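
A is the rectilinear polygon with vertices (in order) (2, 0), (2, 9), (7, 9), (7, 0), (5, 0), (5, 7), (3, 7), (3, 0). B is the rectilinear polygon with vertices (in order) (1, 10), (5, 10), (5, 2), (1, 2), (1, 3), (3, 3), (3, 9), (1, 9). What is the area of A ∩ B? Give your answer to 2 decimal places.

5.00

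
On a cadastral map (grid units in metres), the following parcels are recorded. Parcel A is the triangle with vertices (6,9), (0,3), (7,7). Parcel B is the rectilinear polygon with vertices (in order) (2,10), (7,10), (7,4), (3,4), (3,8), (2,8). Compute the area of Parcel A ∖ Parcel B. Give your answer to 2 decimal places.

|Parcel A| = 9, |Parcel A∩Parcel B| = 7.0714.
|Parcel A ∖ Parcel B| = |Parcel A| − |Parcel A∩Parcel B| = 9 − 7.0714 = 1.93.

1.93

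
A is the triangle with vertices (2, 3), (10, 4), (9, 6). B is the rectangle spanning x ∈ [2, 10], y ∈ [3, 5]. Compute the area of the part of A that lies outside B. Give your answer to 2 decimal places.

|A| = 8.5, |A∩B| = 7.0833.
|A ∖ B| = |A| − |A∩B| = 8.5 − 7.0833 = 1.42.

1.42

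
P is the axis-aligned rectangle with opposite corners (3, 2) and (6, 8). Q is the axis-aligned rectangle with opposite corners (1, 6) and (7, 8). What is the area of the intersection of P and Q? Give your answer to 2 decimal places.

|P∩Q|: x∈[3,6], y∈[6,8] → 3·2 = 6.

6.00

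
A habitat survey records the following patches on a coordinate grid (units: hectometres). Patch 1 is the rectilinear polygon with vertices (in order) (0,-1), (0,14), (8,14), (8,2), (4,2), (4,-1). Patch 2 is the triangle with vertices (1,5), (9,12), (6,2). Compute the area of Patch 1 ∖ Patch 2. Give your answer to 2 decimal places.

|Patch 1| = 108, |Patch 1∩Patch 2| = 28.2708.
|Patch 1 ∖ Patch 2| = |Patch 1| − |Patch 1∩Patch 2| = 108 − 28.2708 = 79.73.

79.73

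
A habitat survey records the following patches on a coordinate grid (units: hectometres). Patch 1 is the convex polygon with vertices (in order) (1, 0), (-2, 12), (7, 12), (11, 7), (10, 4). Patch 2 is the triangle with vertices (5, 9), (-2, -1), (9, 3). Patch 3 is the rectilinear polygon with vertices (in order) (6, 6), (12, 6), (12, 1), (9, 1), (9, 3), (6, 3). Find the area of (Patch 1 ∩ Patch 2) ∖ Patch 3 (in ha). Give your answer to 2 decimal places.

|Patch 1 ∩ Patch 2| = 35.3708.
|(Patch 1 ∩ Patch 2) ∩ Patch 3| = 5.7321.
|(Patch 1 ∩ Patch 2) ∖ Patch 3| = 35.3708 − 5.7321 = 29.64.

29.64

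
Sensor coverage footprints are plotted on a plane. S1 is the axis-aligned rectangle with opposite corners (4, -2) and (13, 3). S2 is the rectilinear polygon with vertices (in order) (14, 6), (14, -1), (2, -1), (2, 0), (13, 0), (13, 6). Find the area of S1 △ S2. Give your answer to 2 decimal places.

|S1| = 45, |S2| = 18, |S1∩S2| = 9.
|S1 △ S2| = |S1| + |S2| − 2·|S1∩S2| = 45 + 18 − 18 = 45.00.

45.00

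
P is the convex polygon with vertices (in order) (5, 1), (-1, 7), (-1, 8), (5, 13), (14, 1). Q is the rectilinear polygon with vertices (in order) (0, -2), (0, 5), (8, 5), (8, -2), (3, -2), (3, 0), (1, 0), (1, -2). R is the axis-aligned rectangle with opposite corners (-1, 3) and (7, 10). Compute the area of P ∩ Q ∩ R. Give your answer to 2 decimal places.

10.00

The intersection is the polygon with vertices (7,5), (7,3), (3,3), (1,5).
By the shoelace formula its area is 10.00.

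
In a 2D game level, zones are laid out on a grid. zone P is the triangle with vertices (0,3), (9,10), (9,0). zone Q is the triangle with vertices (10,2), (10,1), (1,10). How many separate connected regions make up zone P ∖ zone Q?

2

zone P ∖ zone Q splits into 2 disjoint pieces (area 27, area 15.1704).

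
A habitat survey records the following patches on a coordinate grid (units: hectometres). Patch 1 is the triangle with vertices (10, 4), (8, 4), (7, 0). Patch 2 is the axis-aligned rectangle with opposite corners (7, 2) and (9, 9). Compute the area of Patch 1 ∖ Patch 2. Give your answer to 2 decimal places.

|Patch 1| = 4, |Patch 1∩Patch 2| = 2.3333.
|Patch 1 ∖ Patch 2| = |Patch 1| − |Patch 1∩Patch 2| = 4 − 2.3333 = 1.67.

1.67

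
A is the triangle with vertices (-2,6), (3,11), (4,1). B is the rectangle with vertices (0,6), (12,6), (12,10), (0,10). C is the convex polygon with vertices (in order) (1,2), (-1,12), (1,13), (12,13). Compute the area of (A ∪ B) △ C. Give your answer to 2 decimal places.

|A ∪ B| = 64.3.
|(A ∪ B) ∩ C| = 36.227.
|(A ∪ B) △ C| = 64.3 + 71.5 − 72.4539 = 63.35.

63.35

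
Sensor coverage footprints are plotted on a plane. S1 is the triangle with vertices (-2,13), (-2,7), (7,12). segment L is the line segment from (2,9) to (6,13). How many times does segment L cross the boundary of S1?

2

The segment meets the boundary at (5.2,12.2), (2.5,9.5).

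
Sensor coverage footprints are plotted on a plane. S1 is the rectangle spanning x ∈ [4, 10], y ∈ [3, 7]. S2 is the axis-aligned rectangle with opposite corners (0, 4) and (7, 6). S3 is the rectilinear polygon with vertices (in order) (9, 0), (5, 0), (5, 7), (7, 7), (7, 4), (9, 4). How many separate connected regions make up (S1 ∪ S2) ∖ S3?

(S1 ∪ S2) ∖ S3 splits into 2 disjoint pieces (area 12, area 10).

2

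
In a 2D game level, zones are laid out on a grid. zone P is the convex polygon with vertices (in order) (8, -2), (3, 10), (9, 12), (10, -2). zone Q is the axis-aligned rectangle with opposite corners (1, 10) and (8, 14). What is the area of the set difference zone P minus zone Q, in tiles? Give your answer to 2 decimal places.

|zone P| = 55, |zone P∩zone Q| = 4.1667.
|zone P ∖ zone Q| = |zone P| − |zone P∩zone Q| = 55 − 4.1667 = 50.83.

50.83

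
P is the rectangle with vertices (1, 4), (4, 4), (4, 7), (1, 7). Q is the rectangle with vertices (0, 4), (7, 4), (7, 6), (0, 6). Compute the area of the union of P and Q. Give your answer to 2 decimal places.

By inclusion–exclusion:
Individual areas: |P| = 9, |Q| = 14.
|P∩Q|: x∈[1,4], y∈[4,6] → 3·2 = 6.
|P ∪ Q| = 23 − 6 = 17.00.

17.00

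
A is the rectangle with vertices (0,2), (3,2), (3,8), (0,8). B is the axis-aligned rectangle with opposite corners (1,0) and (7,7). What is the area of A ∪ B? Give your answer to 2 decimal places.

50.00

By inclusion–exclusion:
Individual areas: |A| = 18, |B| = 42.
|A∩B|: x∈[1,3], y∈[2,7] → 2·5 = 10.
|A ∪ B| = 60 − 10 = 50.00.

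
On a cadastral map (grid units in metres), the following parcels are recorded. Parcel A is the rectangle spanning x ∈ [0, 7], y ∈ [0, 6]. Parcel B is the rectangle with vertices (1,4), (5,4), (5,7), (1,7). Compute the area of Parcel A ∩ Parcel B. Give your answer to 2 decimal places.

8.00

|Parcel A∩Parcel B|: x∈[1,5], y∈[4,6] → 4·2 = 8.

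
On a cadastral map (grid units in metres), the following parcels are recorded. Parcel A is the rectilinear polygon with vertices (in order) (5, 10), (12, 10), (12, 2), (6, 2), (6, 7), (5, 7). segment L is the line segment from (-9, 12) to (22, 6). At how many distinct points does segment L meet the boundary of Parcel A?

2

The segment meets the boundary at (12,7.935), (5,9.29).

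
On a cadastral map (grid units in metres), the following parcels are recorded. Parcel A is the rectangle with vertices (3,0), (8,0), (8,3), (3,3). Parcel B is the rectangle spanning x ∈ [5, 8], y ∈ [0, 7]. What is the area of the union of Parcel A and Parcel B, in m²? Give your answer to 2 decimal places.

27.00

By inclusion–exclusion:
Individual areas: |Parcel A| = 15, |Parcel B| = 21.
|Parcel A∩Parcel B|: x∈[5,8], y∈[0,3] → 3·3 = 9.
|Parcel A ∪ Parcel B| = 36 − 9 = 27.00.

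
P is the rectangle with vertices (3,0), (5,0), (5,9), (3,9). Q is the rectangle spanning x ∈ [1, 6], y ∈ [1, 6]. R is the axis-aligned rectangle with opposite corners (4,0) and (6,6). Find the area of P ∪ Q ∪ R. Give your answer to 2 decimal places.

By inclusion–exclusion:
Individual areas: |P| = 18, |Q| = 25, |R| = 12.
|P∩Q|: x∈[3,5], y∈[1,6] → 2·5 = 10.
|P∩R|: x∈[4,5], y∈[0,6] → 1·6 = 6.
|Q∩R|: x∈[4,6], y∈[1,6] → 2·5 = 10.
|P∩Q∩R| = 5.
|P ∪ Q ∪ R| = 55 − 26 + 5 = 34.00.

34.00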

* **Task**: For this exercise, copy word for word the line that contains "m²? Give your answer to 2 decimal places." and every line after it, ending with the last line of the entries above.

* **Task solution**:
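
On a cadastral map (grid units in metres), the following parcels are recorded. Parcel A is the rectangle with vertices (3,0), (8,0), (8,3), (3,3). Parcel B is the rectangle spanning x ∈ [5, 8], y ∈ [0, 7]. What is the area of the union of Parcel A and Parcel B, in m²? Give your answer to 2 decimal places.

27.00

By inclusion–exclusion:
Individual areas: |Parcel A| = 15, |Parcel B| = 21.
|Parcel A∩Parcel B|: x∈[5,8], y∈[0,3] → 3·3 = 9.
|Parcel A ∪ Parcel B| = 36 − 9 = 27.00.

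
P is the rectangle with vertices (3,0), (5,0), (5,9), (3,9). Q is the rectangle spanning x ∈ [1, 6], y ∈ [1, 6]. R is the axis-aligned rectangle with opposite corners (4,0) and (6,6). Find the area of P ∪ Q ∪ R. Give your answer to 2 decimal places.

By inclusion–exclusion:
Individual areas: |P| = 18, |Q| = 25, |R| = 12.
|P∩Q|: x∈[3,5], y∈[1,6] → 2·5 = 10.
|P∩R|: x∈[4,5], y∈[0,6] → 1·6 = 6.
|Q∩R|: x∈[4,6], y∈[1,6] → 2·5 = 10.
|P∩Q∩R| = 5.
|P ∪ Q ∪ R| = 55 − 26 + 5 = 34.00.

34.00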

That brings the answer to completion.